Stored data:
=== Section Start ===
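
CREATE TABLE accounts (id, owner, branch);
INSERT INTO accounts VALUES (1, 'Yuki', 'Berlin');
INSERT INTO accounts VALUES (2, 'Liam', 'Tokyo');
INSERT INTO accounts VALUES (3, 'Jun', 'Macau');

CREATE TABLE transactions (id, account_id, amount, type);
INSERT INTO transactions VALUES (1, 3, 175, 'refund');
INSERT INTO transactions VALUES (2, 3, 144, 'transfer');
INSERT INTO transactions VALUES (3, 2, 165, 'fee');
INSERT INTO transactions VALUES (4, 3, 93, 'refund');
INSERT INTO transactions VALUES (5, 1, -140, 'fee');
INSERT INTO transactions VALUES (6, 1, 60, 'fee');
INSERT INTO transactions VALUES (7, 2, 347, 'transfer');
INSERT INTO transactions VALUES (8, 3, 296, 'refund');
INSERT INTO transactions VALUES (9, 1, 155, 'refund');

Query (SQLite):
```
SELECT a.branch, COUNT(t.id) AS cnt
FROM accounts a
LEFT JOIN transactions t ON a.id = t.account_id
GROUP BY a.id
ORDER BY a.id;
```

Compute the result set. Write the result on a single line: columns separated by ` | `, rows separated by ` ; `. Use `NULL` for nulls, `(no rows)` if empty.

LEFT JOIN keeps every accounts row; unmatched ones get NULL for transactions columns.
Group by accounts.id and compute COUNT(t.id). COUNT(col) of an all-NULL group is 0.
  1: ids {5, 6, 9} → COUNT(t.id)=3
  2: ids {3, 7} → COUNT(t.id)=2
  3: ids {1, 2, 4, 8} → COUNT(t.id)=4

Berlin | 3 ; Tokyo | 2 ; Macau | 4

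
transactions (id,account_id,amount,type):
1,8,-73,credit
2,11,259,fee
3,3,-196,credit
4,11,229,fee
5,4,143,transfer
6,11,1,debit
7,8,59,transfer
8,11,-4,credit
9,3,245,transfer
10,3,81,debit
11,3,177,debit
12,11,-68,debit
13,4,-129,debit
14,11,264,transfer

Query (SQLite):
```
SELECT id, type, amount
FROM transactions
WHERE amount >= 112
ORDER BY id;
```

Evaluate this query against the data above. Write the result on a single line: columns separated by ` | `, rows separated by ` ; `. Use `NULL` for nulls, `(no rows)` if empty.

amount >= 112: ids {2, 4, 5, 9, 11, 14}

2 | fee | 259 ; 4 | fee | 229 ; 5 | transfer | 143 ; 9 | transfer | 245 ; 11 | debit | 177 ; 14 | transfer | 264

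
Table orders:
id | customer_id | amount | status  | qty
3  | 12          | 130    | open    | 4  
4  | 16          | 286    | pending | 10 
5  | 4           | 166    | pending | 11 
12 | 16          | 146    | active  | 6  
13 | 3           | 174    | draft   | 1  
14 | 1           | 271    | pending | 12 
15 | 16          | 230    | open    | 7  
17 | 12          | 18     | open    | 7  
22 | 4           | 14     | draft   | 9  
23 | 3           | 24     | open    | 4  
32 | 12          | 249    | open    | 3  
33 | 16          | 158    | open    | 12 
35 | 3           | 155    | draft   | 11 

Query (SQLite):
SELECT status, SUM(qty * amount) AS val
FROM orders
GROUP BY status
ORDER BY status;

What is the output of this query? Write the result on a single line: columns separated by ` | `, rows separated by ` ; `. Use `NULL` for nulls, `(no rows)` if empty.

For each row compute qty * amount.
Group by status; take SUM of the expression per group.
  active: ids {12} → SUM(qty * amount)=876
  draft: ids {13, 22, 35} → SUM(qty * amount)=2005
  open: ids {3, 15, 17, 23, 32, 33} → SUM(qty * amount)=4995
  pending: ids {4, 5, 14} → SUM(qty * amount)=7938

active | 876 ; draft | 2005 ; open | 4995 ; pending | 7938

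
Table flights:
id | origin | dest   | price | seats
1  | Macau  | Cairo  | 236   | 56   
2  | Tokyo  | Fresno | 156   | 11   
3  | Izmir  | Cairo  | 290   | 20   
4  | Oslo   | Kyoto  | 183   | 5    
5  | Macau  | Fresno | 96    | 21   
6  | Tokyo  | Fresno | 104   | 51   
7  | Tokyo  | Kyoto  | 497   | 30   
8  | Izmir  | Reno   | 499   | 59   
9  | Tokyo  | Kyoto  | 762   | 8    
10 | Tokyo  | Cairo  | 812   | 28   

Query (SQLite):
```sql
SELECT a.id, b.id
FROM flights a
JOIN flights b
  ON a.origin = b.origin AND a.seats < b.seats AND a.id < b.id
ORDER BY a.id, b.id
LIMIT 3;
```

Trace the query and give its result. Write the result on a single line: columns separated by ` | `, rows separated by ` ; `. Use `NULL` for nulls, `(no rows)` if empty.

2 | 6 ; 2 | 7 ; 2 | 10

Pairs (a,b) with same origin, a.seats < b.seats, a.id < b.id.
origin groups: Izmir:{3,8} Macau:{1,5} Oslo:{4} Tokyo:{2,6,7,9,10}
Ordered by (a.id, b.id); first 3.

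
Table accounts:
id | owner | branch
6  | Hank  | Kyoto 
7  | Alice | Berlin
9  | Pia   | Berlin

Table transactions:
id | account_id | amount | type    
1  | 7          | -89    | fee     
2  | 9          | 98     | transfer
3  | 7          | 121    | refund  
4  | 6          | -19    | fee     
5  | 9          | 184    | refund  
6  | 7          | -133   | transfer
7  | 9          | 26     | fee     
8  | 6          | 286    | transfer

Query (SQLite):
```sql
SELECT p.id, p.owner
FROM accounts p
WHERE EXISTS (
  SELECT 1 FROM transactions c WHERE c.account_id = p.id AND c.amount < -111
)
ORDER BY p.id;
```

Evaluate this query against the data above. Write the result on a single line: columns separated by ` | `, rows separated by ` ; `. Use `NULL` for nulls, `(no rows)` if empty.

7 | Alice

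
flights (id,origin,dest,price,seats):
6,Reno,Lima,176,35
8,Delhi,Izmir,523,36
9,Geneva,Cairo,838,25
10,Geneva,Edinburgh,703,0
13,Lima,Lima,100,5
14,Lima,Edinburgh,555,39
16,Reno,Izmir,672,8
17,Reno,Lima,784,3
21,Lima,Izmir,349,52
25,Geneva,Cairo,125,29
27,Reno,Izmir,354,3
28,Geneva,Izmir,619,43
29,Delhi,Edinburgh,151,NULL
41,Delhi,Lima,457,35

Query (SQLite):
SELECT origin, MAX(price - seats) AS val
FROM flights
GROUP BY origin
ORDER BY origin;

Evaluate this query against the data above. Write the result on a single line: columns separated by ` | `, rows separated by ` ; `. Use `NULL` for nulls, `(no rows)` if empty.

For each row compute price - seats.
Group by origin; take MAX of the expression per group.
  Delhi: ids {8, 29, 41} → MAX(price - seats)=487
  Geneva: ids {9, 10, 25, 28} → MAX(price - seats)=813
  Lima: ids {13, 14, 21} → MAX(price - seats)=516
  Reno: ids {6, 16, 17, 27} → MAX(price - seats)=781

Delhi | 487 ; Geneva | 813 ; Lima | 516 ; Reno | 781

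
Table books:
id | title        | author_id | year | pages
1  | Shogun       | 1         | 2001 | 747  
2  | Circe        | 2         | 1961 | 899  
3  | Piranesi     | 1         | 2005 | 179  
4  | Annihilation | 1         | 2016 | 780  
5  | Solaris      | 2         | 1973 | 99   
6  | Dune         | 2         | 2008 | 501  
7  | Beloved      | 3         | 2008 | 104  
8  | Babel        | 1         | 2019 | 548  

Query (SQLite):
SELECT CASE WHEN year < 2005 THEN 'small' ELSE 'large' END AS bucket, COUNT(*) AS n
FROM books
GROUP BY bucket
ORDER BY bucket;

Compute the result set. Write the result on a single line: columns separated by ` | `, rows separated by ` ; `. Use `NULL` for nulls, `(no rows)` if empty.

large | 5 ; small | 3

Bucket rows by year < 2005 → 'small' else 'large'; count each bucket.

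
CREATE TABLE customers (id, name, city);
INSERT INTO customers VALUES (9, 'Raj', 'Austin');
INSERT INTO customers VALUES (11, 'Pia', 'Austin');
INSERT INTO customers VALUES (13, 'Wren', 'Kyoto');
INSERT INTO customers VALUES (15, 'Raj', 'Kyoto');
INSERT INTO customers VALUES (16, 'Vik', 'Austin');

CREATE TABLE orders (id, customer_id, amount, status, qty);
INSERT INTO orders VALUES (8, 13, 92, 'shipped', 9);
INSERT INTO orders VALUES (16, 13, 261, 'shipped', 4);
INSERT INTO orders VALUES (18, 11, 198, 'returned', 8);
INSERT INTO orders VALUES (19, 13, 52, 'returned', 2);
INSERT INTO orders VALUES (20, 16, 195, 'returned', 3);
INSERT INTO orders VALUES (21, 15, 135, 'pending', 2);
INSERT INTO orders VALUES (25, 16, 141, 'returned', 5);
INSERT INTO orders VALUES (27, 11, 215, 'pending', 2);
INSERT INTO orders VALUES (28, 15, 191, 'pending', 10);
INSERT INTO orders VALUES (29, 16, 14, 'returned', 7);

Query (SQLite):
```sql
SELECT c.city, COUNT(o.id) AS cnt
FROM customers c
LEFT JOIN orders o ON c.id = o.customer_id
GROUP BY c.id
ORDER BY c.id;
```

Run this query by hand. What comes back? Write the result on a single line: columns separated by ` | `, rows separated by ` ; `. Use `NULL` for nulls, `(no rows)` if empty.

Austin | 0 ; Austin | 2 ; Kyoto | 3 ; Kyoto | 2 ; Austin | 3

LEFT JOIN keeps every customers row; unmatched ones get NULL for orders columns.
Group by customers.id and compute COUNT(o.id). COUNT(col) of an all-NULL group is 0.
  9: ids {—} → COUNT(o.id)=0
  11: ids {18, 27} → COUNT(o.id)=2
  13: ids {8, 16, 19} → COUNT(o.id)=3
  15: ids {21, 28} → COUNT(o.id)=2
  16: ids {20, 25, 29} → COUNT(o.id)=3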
=== Section End ===
◆ **INSTRUCTIONS TO FOLLOW**: There is a run of lines above from the one with "41,Delhi,Lima,457,35" to the one with "ORDER BY origin;"; print exactly that run, both ends included, and nothing else.

◆ **RESULT OF THIS EXERCISE**:
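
41,Delhi,Lima,457,35

Query (SQLite):
SELECT origin, MAX(price - seats) AS val
FROM flights
GROUP BY origin
ORDER BY origin;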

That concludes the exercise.